__WHAT IS REQUIRED__
Please copy out the entries below exactly, beginning with the line that contains "Use Laplace's method" and ending with the line that contains "What is the tight", and include nothing outside that span.

__SOURCE INFORMATION__
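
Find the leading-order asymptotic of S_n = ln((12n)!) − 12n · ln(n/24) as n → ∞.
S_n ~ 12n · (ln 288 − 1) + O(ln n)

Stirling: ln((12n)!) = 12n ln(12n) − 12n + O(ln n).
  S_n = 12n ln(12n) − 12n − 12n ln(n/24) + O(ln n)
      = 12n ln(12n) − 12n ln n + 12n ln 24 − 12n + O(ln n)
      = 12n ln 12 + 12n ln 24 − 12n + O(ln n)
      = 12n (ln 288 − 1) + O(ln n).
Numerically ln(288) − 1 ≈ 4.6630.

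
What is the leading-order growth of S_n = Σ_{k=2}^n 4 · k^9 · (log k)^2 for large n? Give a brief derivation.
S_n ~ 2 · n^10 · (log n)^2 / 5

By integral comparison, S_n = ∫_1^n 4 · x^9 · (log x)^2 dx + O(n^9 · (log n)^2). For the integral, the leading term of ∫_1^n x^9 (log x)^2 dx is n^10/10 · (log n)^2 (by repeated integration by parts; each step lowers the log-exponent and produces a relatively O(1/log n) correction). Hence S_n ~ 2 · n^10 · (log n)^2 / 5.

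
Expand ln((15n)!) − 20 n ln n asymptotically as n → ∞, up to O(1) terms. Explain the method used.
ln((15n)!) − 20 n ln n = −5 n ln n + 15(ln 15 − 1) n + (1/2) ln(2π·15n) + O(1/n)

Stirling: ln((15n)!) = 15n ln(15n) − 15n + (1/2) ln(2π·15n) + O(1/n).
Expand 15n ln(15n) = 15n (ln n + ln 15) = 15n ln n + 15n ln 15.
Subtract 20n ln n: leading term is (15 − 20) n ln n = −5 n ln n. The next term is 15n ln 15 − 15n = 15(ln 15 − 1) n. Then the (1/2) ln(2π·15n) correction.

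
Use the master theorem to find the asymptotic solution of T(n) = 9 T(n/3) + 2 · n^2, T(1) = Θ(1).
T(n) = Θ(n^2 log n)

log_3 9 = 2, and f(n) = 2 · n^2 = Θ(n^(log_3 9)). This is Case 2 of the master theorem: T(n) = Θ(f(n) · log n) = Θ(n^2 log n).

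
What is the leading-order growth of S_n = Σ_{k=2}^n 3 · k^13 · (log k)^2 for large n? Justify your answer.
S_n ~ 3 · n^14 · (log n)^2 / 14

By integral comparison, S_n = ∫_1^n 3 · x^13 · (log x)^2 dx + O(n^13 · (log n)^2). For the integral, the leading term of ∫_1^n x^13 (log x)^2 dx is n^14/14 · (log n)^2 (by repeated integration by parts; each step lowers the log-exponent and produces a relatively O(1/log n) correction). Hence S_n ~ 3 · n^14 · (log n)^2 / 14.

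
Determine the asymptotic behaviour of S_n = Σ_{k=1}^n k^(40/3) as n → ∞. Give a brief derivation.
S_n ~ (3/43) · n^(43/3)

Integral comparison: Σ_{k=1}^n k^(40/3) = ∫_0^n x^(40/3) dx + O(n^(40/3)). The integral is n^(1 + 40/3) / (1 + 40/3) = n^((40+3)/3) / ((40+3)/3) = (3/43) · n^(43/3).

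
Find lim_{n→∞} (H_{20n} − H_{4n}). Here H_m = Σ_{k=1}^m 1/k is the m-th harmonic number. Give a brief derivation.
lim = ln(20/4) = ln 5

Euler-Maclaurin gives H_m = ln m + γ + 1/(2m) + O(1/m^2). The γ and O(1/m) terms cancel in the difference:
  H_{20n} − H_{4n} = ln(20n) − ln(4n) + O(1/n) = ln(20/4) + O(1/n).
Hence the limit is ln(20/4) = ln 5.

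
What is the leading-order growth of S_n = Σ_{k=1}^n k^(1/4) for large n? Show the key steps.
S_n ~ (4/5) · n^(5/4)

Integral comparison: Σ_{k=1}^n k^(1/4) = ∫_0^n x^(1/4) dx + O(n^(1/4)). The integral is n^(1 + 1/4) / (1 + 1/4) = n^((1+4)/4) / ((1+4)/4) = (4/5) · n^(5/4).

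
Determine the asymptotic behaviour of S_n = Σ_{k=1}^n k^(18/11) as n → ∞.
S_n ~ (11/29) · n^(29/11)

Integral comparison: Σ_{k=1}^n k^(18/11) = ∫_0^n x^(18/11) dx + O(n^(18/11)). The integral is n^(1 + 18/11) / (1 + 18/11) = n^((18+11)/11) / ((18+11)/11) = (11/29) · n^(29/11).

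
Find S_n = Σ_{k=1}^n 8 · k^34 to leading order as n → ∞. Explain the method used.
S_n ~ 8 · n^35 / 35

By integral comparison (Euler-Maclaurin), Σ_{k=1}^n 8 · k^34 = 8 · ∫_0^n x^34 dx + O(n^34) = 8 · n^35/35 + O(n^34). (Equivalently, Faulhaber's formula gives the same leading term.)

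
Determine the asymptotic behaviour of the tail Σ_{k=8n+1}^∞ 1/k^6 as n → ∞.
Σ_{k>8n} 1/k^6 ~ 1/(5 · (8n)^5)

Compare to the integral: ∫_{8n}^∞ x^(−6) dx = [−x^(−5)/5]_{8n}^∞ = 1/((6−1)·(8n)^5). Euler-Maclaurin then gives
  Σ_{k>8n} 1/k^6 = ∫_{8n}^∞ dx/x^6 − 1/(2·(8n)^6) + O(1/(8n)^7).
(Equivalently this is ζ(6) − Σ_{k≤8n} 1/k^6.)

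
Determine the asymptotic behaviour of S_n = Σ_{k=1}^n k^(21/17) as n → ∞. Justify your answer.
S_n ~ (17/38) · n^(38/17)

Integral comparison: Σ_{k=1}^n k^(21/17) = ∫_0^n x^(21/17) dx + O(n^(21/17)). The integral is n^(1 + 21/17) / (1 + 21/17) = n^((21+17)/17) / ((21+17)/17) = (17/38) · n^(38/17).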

...

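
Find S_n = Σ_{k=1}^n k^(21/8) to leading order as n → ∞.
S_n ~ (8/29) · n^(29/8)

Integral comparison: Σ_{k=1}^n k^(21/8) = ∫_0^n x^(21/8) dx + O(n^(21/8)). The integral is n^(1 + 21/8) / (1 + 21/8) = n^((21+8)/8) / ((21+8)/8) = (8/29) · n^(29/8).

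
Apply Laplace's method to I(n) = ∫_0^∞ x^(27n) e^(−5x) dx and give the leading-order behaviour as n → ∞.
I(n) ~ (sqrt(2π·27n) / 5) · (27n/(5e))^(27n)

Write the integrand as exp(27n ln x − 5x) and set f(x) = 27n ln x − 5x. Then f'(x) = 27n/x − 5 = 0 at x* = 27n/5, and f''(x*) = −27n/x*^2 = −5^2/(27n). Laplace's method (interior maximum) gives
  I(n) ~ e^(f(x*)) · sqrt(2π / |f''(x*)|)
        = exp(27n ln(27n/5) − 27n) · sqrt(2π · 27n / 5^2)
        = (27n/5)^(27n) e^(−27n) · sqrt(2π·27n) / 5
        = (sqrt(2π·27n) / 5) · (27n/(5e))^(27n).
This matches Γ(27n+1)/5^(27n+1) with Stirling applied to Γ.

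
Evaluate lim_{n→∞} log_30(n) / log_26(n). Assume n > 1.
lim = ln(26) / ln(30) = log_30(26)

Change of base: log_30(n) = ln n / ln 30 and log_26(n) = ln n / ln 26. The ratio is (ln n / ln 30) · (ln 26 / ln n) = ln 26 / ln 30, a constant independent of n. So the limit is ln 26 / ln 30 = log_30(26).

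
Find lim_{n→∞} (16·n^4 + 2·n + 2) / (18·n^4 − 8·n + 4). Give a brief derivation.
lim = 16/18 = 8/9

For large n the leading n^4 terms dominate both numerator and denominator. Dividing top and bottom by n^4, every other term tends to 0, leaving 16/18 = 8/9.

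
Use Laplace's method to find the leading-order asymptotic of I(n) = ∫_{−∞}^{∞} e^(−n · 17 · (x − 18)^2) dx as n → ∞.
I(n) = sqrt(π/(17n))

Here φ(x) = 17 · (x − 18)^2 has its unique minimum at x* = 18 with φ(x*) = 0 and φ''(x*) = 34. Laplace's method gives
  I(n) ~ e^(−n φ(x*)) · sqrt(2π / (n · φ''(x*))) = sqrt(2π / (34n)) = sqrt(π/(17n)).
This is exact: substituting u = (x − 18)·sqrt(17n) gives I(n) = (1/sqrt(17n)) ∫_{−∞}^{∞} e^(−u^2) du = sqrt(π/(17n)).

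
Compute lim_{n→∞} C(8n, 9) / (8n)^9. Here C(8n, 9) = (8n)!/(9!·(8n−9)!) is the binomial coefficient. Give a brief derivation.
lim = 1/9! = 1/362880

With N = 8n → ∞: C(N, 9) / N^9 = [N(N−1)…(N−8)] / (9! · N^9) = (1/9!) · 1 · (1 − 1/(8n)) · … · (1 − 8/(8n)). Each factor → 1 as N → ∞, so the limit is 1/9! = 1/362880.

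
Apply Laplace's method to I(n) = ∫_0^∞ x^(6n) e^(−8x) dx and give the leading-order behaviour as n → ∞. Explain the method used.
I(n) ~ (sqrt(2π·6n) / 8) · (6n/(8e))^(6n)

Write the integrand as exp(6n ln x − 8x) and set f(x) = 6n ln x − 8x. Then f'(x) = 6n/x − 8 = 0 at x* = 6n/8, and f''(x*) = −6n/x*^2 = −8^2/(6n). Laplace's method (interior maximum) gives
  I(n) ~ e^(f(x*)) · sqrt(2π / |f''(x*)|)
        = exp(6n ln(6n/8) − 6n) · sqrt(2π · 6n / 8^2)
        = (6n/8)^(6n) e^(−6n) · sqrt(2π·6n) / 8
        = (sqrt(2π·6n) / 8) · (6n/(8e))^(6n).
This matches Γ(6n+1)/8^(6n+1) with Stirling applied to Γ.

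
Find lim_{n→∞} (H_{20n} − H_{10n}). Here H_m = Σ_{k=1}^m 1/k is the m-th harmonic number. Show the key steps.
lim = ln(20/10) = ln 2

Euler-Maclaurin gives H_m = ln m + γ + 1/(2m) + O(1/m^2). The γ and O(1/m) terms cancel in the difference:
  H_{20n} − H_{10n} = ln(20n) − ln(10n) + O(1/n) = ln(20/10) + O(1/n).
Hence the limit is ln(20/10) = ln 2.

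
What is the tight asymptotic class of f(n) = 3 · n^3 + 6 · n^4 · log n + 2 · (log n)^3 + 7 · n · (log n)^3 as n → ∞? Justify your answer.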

__TASK ANSWER__
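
Use Laplace's method to find the leading-order asymptotic of I(n) = ∫_{−∞}^{∞} e^(−n · 17 · (x − 18)^2) dx as n → ∞.
I(n) = sqrt(π/(17n))

Here φ(x) = 17 · (x − 18)^2 has its unique minimum at x* = 18 with φ(x*) = 0 and φ''(x*) = 34. Laplace's method gives
  I(n) ~ e^(−n φ(x*)) · sqrt(2π / (n · φ''(x*))) = sqrt(2π / (34n)) = sqrt(π/(17n)).
This is exact: substituting u = (x − 18)·sqrt(17n) gives I(n) = (1/sqrt(17n)) ∫_{−∞}^{∞} e^(−u^2) du = sqrt(π/(17n)).

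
Compute lim_{n→∞} C(8n, 9) / (8n)^9. Here C(8n, 9) = (8n)!/(9!·(8n−9)!) is the binomial coefficient. Give a brief derivation.
lim = 1/9! = 1/362880

With N = 8n → ∞: C(N, 9) / N^9 = [N(N−1)…(N−8)] / (9! · N^9) = (1/9!) · 1 · (1 − 1/(8n)) · … · (1 − 8/(8n)). Each factor → 1 as N → ∞, so the limit is 1/9! = 1/362880.

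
Apply Laplace's method to I(n) = ∫_0^∞ x^(6n) e^(−8x) dx and give the leading-order behaviour as n → ∞. Explain the method used.
I(n) ~ (sqrt(2π·6n) / 8) · (6n/(8e))^(6n)

Write the integrand as exp(6n ln x − 8x) and set f(x) = 6n ln x − 8x. Then f'(x) = 6n/x − 8 = 0 at x* = 6n/8, and f''(x*) = −6n/x*^2 = −8^2/(6n). Laplace's method (interior maximum) gives
  I(n) ~ e^(f(x*)) · sqrt(2π / |f''(x*)|)
        = exp(6n ln(6n/8) − 6n) · sqrt(2π · 6n / 8^2)
        = (6n/8)^(6n) e^(−6n) · sqrt(2π·6n) / 8
        = (sqrt(2π·6n) / 8) · (6n/(8e))^(6n).
This matches Γ(6n+1)/8^(6n+1) with Stirling applied to Γ.

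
Find lim_{n→∞} (H_{20n} − H_{10n}). Here H_m = Σ_{k=1}^m 1/k is the m-th harmonic number. Show the key steps.
lim = ln(20/10) = ln 2

Euler-Maclaurin gives H_m = ln m + γ + 1/(2m) + O(1/m^2). The γ and O(1/m) terms cancel in the difference:
  H_{20n} − H_{10n} = ln(20n) − ln(10n) + O(1/n) = ln(20/10) + O(1/n).
Hence the limit is ln(20/10) = ln 2.

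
What is the tight asymptotic class of f(n) = 3 · n^3 + 6 · n^4 · log n + 2 · (log n)^3 + 7 · n · (log n)^3 as n → ∞? Justify your answer.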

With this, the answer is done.